[EXERCISE INSTRUCTIONS] Every line from the line containing "(1) warm + navy'" to the end of the data must appear in the answer exactly as it appears there, and nothing else.

[Start of Attachment]

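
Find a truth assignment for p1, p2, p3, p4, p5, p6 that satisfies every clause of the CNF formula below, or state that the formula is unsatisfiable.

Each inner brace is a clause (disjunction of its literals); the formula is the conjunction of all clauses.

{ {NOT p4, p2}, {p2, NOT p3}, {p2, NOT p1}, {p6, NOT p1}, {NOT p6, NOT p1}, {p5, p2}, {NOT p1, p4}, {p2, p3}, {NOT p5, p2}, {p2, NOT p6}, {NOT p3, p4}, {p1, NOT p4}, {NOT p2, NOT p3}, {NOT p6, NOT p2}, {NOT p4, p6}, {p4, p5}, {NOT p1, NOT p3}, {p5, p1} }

Suppose p4 = false.
(NOT p1) alone gives p1 = false.
(NOT p3) alone gives p3 = false.
(p2) alone gives p2 = true.
(NOT p6) alone gives p6 = false.
(p5) alone gives p5 = true.
This assignment satisfies each clause.

p1=false, p2=true, p3=false, p4=false, p5=true, p6=false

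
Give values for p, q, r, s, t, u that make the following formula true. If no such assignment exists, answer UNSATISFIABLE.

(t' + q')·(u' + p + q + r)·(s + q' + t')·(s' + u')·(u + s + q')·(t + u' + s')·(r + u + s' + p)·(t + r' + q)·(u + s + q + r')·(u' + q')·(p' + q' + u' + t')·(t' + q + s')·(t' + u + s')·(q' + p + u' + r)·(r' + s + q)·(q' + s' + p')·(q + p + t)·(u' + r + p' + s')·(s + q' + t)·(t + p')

Branch on t: set t = 0.
Unit clause (p') forces p = 0.
Unit clause (q) forces q = 1.
Unit clause (u') forces u = 0.
Unit clause (s) forces s = 1.
Unit clause (r) forces r = 1.
This assignment satisfies each clause.

p: 0,  q: 1,  r: 1,  s: 1,  t: 0,  u: 0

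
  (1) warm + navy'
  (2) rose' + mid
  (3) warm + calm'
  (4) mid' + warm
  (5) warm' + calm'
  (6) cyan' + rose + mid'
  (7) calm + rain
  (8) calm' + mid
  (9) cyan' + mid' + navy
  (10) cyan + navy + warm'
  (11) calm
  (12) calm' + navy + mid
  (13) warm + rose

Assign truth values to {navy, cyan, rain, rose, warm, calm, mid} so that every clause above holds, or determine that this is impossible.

UNSATISFIABLE

The clause (calm) is unit, so calm = 1.
The clause (warm) is unit, so warm = 1.
But (warm') is also a unit clause — contradiction.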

[End of Attachment]

[PROBLEM SOLUTION]
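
  (1) warm + navy'
  (2) rose' + mid
  (3) warm + calm'
  (4) mid' + warm
  (5) warm' + calm'
  (6) cyan' + rose + mid'
  (7) calm + rain
  (8) calm' + mid
  (9) cyan' + mid' + navy
  (10) cyan + navy + warm'
  (11) calm
  (12) calm' + navy + mid
  (13) warm + rose

Assign truth values to {navy, cyan, rain, rose, warm, calm, mid} so that every clause above holds, or determine that this is impossible.

UNSATISFIABLE

The clause (calm) is unit, so calm = 1.
The clause (warm) is unit, so warm = 1.
But (warm') is also a unit clause — contradiction.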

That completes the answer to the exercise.